[[ AVAILABLE DATA, beginning ]]
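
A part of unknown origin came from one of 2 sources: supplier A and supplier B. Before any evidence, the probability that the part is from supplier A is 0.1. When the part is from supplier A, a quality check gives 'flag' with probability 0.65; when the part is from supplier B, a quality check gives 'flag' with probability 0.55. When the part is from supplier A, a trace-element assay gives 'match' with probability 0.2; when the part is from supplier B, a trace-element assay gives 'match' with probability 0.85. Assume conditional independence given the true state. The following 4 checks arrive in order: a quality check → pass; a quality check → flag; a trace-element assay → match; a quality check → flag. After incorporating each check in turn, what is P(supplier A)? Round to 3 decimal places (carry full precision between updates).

Apply Bayes' rule sequentially, carrying P(supplier A) forward.
After a quality check='pass': P(supplier A) = 0.35·0.1000 / (0.35·0.1000 + 0.45·0.9000) ≈ 0.0795
After a quality check='flag': P(supplier A) = 0.65·0.0795 / (0.65·0.0795 + 0.55·0.9205) ≈ 0.0927
After a trace-element assay='match': P(supplier A) = 0.2·0.0927 / (0.2·0.0927 + 0.85·0.9073) ≈ 0.0235
After a quality check='flag': P(supplier A) = 0.65·0.0235 / (0.65·0.0235 + 0.55·0.9765) ≈ 0.0276

0.028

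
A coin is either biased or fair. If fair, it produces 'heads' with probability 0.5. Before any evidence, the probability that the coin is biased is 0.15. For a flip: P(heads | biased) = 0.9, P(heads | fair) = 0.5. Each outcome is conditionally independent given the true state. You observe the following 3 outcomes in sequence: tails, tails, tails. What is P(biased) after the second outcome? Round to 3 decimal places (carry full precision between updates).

0.007

After 'tails': P(biased) = 0.1·0.1500 / (0.1·0.1500 + 0.5·0.8500) ≈ 0.0341
After 'tails': P(biased) = 0.1·0.0341 / (0.1·0.0341 + 0.5·0.9659) ≈ 0.0070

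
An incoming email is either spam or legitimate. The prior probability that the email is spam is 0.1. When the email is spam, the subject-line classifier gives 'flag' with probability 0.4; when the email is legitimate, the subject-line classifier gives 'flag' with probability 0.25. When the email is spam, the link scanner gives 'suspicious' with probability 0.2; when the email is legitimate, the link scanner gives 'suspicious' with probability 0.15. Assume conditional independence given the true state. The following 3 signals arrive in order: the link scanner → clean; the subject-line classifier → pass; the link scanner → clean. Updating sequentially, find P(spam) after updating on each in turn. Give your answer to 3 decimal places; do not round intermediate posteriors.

Apply Bayes' rule sequentially, carrying P(spam) forward.
After the link scanner='clean': P(spam) = 0.8·0.1000 / (0.8·0.1000 + 0.85·0.9000) ≈ 0.0947
After the subject-line classifier='pass': P(spam) = 0.6·0.0947 / (0.6·0.0947 + 0.75·0.9053) ≈ 0.0772
After the link scanner='clean': P(spam) = 0.8·0.0772 / (0.8·0.0772 + 0.85·0.9228) ≈ 0.0730

0.073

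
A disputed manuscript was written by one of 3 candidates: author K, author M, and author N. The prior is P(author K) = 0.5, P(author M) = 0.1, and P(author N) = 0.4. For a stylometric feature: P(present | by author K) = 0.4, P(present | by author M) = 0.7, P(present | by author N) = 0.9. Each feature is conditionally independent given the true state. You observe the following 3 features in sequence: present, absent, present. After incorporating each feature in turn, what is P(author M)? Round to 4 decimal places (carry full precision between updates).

After 'present': normaliser = 0.4·0.5000 + 0.7·0.1000 + 0.9·0.4000; P(author K) ≈ 0.3175, P(author M) ≈ 0.1111, P(author N) ≈ 0.5714
After 'absent': normaliser = 0.6·0.3175 + 0.3·0.1111 + 0.1·0.5714; P(author K) ≈ 0.6780, P(author M) ≈ 0.1186, P(author N) ≈ 0.2034
After 'present': normaliser = 0.4·0.6780 + 0.7·0.1186 + 0.9·0.2034; P(author K) ≈ 0.5047, P(author M) ≈ 0.1546, P(author N) ≈ 0.3407

0.1546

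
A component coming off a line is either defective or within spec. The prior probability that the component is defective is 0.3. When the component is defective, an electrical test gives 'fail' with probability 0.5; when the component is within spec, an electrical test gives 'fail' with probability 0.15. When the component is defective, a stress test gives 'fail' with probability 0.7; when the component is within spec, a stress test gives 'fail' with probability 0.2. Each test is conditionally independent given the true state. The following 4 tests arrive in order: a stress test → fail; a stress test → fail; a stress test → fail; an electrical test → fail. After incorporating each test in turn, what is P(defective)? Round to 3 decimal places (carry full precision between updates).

0.984

After a stress test='fail': P(defective) = 0.7·0.3000 / (0.7·0.3000 + 0.2·0.7000) ≈ 0.6000
After a stress test='fail': P(defective) = 0.7·0.6000 / (0.7·0.6000 + 0.2·0.4000) ≈ 0.8400
After a stress test='fail': P(defective) = 0.7·0.8400 / (0.7·0.8400 + 0.2·0.1600) ≈ 0.9484
After an electrical test='fail': P(defective) = 0.5·0.9484 / (0.5·0.9484 + 0.15·0.0516) ≈ 0.9839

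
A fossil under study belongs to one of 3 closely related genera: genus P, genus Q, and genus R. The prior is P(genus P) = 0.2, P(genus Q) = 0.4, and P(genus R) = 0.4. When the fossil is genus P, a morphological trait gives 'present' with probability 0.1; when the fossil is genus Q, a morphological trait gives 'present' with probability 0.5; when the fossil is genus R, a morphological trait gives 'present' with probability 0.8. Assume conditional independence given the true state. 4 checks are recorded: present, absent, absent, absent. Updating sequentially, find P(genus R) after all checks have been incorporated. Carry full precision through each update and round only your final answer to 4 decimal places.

After 'present': normaliser = 0.1·0.2000 + 0.5·0.4000 + 0.8·0.4000; P(genus P) ≈ 0.0370, P(genus Q) ≈ 0.3704, P(genus R) ≈ 0.5926
After 'absent': normaliser = 0.9·0.0370 + 0.5·0.3704 + 0.2·0.5926; P(genus P) ≈ 0.0989, P(genus Q) ≈ 0.5495, P(genus R) ≈ 0.3516
After 'absent': normaliser = 0.9·0.0989 + 0.5·0.5495 + 0.2·0.3516; P(genus P) ≈ 0.2051, P(genus Q) ≈ 0.6329, P(genus R) ≈ 0.1620
After 'absent': normaliser = 0.9·0.2051 + 0.5·0.6329 + 0.2·0.1620; P(genus P) ≈ 0.3460, P(genus Q) ≈ 0.5933, P(genus R) ≈ 0.0607

0.0607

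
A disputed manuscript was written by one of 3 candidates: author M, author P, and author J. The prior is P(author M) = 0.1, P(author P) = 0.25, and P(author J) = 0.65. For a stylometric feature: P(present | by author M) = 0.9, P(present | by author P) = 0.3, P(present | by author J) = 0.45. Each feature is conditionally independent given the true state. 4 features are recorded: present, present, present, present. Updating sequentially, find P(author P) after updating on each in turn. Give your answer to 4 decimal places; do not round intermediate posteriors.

Each posterior becomes the prior for the next update.
After 'present': normaliser = 0.9·0.1000 + 0.3·0.2500 + 0.45·0.6500; P(author M) ≈ 0.1967, P(author P) ≈ 0.1639, P(author J) ≈ 0.6393
After 'present': normaliser = 0.9·0.1967 + 0.3·0.1639 + 0.45·0.6393; P(author M) ≈ 0.3445, P(author P) ≈ 0.0957, P(author J) ≈ 0.5598
After 'present': normaliser = 0.9·0.3445 + 0.3·0.0957 + 0.45·0.5598; P(author M) ≈ 0.5249, P(author P) ≈ 0.0486, P(author J) ≈ 0.4265
After 'present': normaliser = 0.9·0.5249 + 0.3·0.0486 + 0.45·0.4265; P(author M) ≈ 0.6958, P(author P) ≈ 0.0215, P(author J) ≈ 0.2827

0.0215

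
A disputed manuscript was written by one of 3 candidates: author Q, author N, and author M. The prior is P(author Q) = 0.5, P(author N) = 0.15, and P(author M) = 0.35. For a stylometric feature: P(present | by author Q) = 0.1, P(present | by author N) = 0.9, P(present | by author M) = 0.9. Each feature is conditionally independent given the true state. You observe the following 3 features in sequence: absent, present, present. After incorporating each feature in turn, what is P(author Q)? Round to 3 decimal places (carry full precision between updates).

0.100

After 'absent': normaliser = 0.9·0.5000 + 0.1·0.1500 + 0.1·0.3500; P(author Q) ≈ 0.9000, P(author N) ≈ 0.0300, P(author M) ≈ 0.0700
After 'present': normaliser = 0.1·0.9000 + 0.9·0.0300 + 0.9·0.0700; P(author Q) ≈ 0.5000, P(author N) ≈ 0.1500, P(author M) ≈ 0.3500
After 'present': normaliser = 0.1·0.5000 + 0.9·0.1500 + 0.9·0.3500; P(author Q) ≈ 0.1000, P(author N) ≈ 0.2700, P(author M) ≈ 0.6300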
[[ AVAILABLE DATA, end ]]
> TASK TO COMPLETE
Emit verbatim the lines running from the one with "author Q, author" through the last line of the data, both endpoints inclusive.

> TASK RESPONSE
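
A disputed manuscript was written by one of 3 candidates: author Q, author N, and author M. The prior is P(author Q) = 0.5, P(author N) = 0.15, and P(author M) = 0.35. For a stylometric feature: P(present | by author Q) = 0.1, P(present | by author N) = 0.9, P(present | by author M) = 0.9. Each feature is conditionally independent given the true state. You observe the following 3 features in sequence: absent, present, present. After incorporating each feature in turn, what is P(author Q)? Round to 3 decimal places (carry full precision between updates).

0.100

After 'absent': normaliser = 0.9·0.5000 + 0.1·0.1500 + 0.1·0.3500; P(author Q) ≈ 0.9000, P(author N) ≈ 0.0300, P(author M) ≈ 0.0700
After 'present': normaliser = 0.1·0.9000 + 0.9·0.0300 + 0.9·0.0700; P(author Q) ≈ 0.5000, P(author N) ≈ 0.1500, P(author M) ≈ 0.3500
After 'present': normaliser = 0.1·0.5000 + 0.9·0.1500 + 0.9·0.3500; P(author Q) ≈ 0.1000, P(author N) ≈ 0.2700, P(author M) ≈ 0.6300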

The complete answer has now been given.